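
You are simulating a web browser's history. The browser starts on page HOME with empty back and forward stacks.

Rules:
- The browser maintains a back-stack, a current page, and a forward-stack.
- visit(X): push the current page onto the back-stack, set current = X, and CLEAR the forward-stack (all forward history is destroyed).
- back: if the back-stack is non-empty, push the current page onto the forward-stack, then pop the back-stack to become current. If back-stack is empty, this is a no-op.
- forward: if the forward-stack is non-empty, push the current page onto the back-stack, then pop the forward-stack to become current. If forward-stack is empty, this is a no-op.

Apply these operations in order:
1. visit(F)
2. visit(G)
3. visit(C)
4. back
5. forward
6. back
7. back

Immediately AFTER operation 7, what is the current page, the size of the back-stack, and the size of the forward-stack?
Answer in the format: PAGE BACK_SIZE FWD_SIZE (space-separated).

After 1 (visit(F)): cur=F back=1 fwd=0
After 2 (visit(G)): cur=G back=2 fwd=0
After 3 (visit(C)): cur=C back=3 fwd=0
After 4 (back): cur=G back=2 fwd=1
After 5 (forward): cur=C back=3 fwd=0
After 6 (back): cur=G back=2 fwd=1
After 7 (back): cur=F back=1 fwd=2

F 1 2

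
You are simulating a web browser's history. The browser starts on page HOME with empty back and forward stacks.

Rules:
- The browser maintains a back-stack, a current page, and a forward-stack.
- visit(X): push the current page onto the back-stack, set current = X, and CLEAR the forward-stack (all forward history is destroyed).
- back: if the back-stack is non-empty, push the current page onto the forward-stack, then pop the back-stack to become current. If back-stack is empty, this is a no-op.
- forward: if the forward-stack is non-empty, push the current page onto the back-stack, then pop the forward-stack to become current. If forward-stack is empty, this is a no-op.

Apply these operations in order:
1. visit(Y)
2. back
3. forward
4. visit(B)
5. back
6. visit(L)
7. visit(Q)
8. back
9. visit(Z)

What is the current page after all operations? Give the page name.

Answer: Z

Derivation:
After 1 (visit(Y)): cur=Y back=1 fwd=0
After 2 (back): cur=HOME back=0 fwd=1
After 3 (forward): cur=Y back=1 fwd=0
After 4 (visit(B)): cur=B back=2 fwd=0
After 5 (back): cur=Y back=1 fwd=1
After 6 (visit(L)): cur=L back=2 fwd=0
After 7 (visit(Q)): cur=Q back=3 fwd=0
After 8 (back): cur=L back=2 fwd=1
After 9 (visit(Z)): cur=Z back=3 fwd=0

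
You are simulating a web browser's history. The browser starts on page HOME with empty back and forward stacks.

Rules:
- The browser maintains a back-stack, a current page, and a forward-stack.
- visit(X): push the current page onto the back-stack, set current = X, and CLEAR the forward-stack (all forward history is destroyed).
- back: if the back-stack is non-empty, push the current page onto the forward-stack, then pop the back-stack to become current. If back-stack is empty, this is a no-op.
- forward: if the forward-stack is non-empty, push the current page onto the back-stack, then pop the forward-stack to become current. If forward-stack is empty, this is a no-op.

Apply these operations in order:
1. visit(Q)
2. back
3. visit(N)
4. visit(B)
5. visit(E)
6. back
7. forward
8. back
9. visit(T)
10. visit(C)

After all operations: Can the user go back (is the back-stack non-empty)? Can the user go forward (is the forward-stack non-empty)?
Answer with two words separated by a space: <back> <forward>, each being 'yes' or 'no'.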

Your task -
Copy out all of the data exactly, leaving nothing out.

Task output -
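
You are simulating a web browser's history. The browser starts on page HOME with empty back and forward stacks.

Rules:
- The browser maintains a back-stack, a current page, and a forward-stack.
- visit(X): push the current page onto the back-stack, set current = X, and CLEAR the forward-stack (all forward history is destroyed).
- back: if the back-stack is non-empty, push the current page onto the forward-stack, then pop the back-stack to become current. If back-stack is empty, this is a no-op.
- forward: if the forward-stack is non-empty, push the current page onto the back-stack, then pop the forward-stack to become current. If forward-stack is empty, this is a no-op.

Apply these operations in order:
1. visit(F)
2. visit(G)
3. visit(C)
4. back
5. forward
6. back
7. back

Immediately AFTER operation 7, what is the current page, the size of the back-stack, and the size of the forward-stack?
Answer in the format: PAGE BACK_SIZE FWD_SIZE (space-separated).

After 1 (visit(F)): cur=F back=1 fwd=0
After 2 (visit(G)): cur=G back=2 fwd=0
After 3 (visit(C)): cur=C back=3 fwd=0
After 4 (back): cur=G back=2 fwd=1
After 5 (forward): cur=C back=3 fwd=0
After 6 (back): cur=G back=2 fwd=1
After 7 (back): cur=F back=1 fwd=2

F 1 2

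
You are simulating a web browser's history. The browser starts on page HOME with empty back and forward stacks.

Rules:
- The browser maintains a back-stack, a current page, and a forward-stack.
- visit(X): push the current page onto the back-stack, set current = X, and CLEAR the forward-stack (all forward history is destroyed).
- back: if the back-stack is non-empty, push the current page onto the forward-stack, then pop the back-stack to become current. If back-stack is empty, this is a no-op.
- forward: if the forward-stack is non-empty, push the current page onto the back-stack, then pop the forward-stack to become current. If forward-stack is empty, this is a no-op.

Apply these operations in order:
1. visit(Y)
2. back
3. forward
4. visit(B)
5. back
6. visit(L)
7. visit(Q)
8. back
9. visit(Z)

What is the current page after all operations? Give the page name.

Answer: Z

Derivation:
After 1 (visit(Y)): cur=Y back=1 fwd=0
After 2 (back): cur=HOME back=0 fwd=1
After 3 (forward): cur=Y back=1 fwd=0
After 4 (visit(B)): cur=B back=2 fwd=0
After 5 (back): cur=Y back=1 fwd=1
After 6 (visit(L)): cur=L back=2 fwd=0
After 7 (visit(Q)): cur=Q back=3 fwd=0
After 8 (back): cur=L back=2 fwd=1
After 9 (visit(Z)): cur=Z back=3 fwd=0

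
You are simulating a web browser's history. The browser starts on page HOME with empty back and forward stacks.

Rules:
- The browser maintains a back-stack, a current page, and a forward-stack.
- visit(X): push the current page onto the back-stack, set current = X, and CLEAR the forward-stack (all forward history is destroyed).
- back: if the back-stack is non-empty, push the current page onto the forward-stack, then pop the back-stack to become current. If back-stack is empty, this is a no-op.
- forward: if the forward-stack is non-empty, push the current page onto the back-stack, then pop the forward-stack to become current. If forward-stack is empty, this is a no-op.

Apply these operations in order:
1. visit(Q)
2. back
3. visit(N)
4. visit(B)
5. visit(E)
6. back
7. forward
8. back
9. visit(T)
10. visit(C)

After all operations: Can the user go back (is the back-stack non-empty)? Can the user go forward (is the forward-stack non-empty)?
Answer with two words separated by a space: <back> <forward>, each being 'yes' or 'no'.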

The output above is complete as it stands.